Every line in the records below between the one holding "Gear G1 is held stationary and wheel" and the one holding "Determine the exact angular-speed ratio of arm", inclusive, is to be set down exactly; all other lines are to be left out.
================================
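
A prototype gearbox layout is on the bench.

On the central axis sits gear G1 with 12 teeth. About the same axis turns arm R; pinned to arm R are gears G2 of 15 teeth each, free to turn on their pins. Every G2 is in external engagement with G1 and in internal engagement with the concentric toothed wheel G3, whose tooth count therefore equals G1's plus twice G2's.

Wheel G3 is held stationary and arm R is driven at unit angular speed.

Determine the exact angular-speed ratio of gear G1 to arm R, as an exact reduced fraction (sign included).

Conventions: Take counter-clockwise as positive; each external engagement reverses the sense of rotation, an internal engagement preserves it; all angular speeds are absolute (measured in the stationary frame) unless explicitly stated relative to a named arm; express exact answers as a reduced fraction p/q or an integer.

planetary set (12T centre, 15T on arm, 42T internal) — Willis relation
ring teeth: 12 + 2·15 = 42
12(ω_sun−ω_arm) = −42(ω_ring−ω_arm),  ω_ring = 0, ω_arm = 1
ω_sun = 1 − (42/12)(0−1) = 9/2
ω_out/ω_in = 9/2

9/2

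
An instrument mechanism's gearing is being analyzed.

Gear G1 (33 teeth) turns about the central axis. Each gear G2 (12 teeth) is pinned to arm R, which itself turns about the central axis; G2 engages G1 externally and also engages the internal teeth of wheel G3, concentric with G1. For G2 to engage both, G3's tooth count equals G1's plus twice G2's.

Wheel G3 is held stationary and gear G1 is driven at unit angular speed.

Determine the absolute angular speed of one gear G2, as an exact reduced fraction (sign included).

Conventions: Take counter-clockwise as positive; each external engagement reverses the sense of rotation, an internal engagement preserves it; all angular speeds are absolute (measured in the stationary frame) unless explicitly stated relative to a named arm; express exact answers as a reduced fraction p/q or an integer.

recognized (axles ride arm R): planetary set, 33/12/57 teeth
ring teeth: 33 + 2·12 = 57
33(ω_sun−ω_arm) = −57(ω_ring−ω_arm),  ω_ring = 0, ω_sun = 1
33(1−ω_arm) = −57(0−ω_arm)  ⇒  90·ω_arm = 33  ⇒  ω_arm = 11/30
sun–planet mesh: 33·(1−11/30) = −12·(ω_p−ω_arm)  ⇒  ω_p−ω_arm = -209/120
ω_p = 11/30 − 209/120 = -11/8
exact speed ratio = -11/8

-11/8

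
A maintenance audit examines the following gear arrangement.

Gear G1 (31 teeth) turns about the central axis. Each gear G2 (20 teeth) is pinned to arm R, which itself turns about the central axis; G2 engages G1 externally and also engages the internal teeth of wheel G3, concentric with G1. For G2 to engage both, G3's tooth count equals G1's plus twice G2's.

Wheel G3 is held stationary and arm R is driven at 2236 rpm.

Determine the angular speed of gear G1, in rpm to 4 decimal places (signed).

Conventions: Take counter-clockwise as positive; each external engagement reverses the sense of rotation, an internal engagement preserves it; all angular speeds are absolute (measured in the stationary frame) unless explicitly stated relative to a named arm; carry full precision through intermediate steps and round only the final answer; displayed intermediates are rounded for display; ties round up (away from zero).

planetary set (31T centre, 20T on arm, 71T internal) — Willis relation
normalise by the input: solve with ω_arm = 1, then scale by 2236 rpm
ring teeth: 31 + 2·20 = 71
31(ω_sun−ω_arm) = −71(ω_ring−ω_arm),  ω_ring = 0, ω_arm = 1
ω_sun = 1 − (71/31)(0−1) = 102/31
scale: ω_sun = 102/31 × 2236 rpm = +7357.1613 rpm

+7357.1613 rpm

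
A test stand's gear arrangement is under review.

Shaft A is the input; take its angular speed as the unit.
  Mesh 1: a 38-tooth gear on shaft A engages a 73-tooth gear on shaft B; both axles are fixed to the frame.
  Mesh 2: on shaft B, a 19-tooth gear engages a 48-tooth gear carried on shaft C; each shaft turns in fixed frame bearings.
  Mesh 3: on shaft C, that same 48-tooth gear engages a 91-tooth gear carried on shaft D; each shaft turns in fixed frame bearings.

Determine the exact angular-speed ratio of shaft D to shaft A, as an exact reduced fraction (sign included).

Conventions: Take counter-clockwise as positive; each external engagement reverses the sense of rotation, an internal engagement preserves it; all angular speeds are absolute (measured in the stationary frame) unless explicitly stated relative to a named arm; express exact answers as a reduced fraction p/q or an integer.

-722/6643

class = fixed-axis compound train [3 meshes; 3 ratios multiply, 3 sense flips]
mesh 1 [38T→73T]: running ratio 38/73, sense −
mesh 2 [19T→48T]: running ratio 361/1752, sense +
mesh 3 [48T→91T]: running ratio 722/6643, sense −
ω_out/ω_in = -722/6643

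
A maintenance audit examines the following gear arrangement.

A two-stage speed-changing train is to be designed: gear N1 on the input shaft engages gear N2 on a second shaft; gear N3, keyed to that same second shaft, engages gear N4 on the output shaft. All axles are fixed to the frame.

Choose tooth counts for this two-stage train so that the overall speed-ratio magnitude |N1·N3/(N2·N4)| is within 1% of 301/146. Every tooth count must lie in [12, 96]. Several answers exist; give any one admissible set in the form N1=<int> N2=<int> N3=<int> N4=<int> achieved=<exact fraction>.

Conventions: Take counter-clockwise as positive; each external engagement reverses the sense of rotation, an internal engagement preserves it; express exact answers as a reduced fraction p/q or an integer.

N1=21 N2=12 N3=86 N4=73 achieved=301/146

design class (target 301/146): fixed-axis compound train
target = 301/146 in lowest terms: an exact hit needs N1·N3 = k·301 and N2·N4 = k·146 for one integer k, every count in [12, 96]; additionally prefer no 1:1 stage (N1 ≠ N2, N3 ≠ N4)
k = 1…5: no 1:1-free in-range split of k·301 and k·146 into factor pairs; take k = 6
k = 6: N1·N3 = 1806 = 21·86, N2·N4 = 876 = 12·73
achieved = 21·86/(12·73) = 301/146; |achieved − target| = 0 ≤ 301/14600 ✓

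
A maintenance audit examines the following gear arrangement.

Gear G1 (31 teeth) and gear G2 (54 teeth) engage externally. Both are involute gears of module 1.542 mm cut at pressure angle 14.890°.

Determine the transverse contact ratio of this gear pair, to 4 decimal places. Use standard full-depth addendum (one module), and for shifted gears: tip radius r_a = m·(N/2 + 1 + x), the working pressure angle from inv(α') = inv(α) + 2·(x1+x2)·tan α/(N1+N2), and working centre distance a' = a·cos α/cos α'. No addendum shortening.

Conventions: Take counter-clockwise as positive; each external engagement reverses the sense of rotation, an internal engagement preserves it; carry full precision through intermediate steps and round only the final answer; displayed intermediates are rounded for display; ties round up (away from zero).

2.0266

recognized (one external pair, fixed centres): single-mesh tooth geometry, m = 1.542, N1 = 31, N2 = 54
base radii: r_b1 = 23.098427, r_b2 = 40.235970
tip radii: r_a1 = 25.443000, r_a2 = 43.176000
no profile shift: α' = α, a' = a
action lengths: √(r_a1²−r_b1²) = 10.668126, √(r_a2²−r_b2²) = 15.659940
base pitch p_b = π·m·cos α = 4.681668
CR = (10.668126 + 15.659940 − 65.535000·sin 14.89000°)/4.681668 = 2.026612
contact ratio ≈ 2.0266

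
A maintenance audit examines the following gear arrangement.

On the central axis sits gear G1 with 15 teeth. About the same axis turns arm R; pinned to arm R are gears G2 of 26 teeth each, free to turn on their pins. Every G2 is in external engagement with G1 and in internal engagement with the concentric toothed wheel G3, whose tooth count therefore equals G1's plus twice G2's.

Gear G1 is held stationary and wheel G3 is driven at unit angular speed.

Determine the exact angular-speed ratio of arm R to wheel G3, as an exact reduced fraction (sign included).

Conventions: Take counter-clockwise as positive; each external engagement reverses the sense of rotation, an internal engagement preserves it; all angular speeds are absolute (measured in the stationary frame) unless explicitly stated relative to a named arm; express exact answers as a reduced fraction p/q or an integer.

recognized (axles ride arm R): planetary set, 15/26/67 teeth
ring teeth: 15 + 2·26 = 67
15(ω_sun−ω_arm) = −67(ω_ring−ω_arm),  ω_sun = 0, ω_ring = 1
15(0−ω_arm) = −67(1−ω_arm)  ⇒  82·ω_arm = 67  ⇒  ω_arm = 67/82
ω_out/ω_in = 67/82

67/82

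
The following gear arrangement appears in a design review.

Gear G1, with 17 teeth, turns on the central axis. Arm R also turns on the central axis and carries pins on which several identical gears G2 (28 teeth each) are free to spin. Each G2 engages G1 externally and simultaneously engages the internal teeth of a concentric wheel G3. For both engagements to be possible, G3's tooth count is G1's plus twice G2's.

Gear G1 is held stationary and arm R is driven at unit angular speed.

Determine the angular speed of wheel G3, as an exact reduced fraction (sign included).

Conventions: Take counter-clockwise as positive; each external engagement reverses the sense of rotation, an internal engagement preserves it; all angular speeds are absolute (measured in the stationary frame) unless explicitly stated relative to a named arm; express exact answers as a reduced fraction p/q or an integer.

class = planetary set [G3 = 17+2·28 = 73; Willis about the carrier]
ring teeth: 17 + 2·28 = 73
17(ω_sun−ω_arm) = −73(ω_ring−ω_arm),  ω_sun = 0, ω_arm = 1
ω_ring = 1 − (17/73)(0−1) = 90/73
exact speed ratio = 90/73

90/73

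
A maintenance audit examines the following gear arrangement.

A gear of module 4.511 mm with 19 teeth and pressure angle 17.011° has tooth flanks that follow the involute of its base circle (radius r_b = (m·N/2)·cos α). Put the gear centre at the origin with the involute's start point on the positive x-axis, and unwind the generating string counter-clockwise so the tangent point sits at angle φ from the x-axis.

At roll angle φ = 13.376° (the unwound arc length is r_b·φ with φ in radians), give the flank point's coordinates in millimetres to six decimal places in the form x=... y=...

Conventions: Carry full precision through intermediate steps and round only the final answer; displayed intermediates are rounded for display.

x=42.081107 y=0.172857

class = single-mesh tooth geometry [base-circle involute, m = 4.511, 19T]
pitch radius r_p = m·N/2 = 4.511·19/2 = 42.854500
base radius r_b = r_p·cos α = 42.854500·cos 17.011° = 40.979556
roll angle φ = 13.376° = 0.23345524 rad
x = r_b·(cos φ + φ·sin φ) = 42.081107
y = r_b·(sin φ − φ·cos φ) = 0.172857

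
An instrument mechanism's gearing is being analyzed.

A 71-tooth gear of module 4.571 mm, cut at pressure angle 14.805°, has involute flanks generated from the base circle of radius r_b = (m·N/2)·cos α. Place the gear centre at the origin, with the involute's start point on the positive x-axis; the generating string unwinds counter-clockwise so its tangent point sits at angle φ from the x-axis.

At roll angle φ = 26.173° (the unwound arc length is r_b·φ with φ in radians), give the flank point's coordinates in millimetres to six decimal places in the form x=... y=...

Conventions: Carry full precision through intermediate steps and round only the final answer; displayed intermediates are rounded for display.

recognized (one wheel, involute flank): single-mesh tooth geometry, m = 4.571, N = 71
pitch radius r_p = m·N/2 = 4.571·71/2 = 162.270500
base radius r_b = r_p·cos α = 162.270500·cos 14.805° = 156.883297
roll angle φ = 26.173° = 0.45680503 rad
x = r_b·(cos φ + φ·sin φ) = 172.407722
y = r_b·(sin φ − φ·cos φ) = 4.881558

x=172.407722 y=4.881558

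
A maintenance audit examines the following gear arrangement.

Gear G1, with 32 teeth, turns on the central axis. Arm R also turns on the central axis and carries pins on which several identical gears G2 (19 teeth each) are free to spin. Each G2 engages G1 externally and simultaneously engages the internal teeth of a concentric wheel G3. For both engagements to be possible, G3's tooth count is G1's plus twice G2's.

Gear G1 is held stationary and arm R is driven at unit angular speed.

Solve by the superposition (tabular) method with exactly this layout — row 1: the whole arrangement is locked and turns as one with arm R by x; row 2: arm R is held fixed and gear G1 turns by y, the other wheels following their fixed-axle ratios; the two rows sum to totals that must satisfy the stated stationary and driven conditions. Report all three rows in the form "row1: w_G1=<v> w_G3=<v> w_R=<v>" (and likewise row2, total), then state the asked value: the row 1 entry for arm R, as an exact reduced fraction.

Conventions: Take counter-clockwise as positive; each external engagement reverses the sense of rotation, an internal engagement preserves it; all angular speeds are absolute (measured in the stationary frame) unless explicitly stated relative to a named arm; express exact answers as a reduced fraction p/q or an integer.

row1: w_G1=1 w_G3=1 w_R=1
row2: w_G1=-1 w_G3=16/35 w_R=0
total: w_G1=0 w_G3=51/35 w_R=1
asked value: 1

topology: planetary set — G1 32T / G2 19T / G3 70T, arm = carrier (Willis)
row 1: whole set turns with the arm by x
row 2 — arm fixed, fixed-axis ratios: sun y, ring −(32/70)·y, arm 0
boundary: total ω_sun = x + y = 0 and total ω_arm = x = 1  ⇒  y = -1, x = 1
row 2 ring = −(32/70)·(-1) = 16/35
totals (row 1 + row 2): sun 1 + (-1) = 0, ring 1 + 16/35 = 51/35, arm 1 + 0 = 1
asked cell (row1, arm) = 1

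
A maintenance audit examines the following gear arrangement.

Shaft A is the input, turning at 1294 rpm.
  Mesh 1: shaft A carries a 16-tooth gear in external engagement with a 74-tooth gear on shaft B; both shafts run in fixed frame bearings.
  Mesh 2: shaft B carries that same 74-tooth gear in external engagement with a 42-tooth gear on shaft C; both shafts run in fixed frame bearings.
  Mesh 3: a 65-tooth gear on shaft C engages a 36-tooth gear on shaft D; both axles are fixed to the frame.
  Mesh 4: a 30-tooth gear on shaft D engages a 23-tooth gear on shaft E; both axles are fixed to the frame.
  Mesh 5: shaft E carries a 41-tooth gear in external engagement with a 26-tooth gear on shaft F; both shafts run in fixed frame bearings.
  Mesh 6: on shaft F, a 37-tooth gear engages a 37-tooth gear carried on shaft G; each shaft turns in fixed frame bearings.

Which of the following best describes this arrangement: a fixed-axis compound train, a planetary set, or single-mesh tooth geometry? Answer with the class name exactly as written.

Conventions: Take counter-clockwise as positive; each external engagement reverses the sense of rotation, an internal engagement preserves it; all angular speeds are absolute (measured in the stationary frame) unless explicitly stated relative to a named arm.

6-mesh fixed-axis compound train (all bearings frame-fixed)
classification: fixed-axis compound train

fixed-axis compound train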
================================
▶ Solution:
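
Gear G1 is held stationary and wheel G3 is driven at unit angular speed.

Determine the exact angular-speed ratio of arm R to wheel G3, as an exact reduced fraction (sign included).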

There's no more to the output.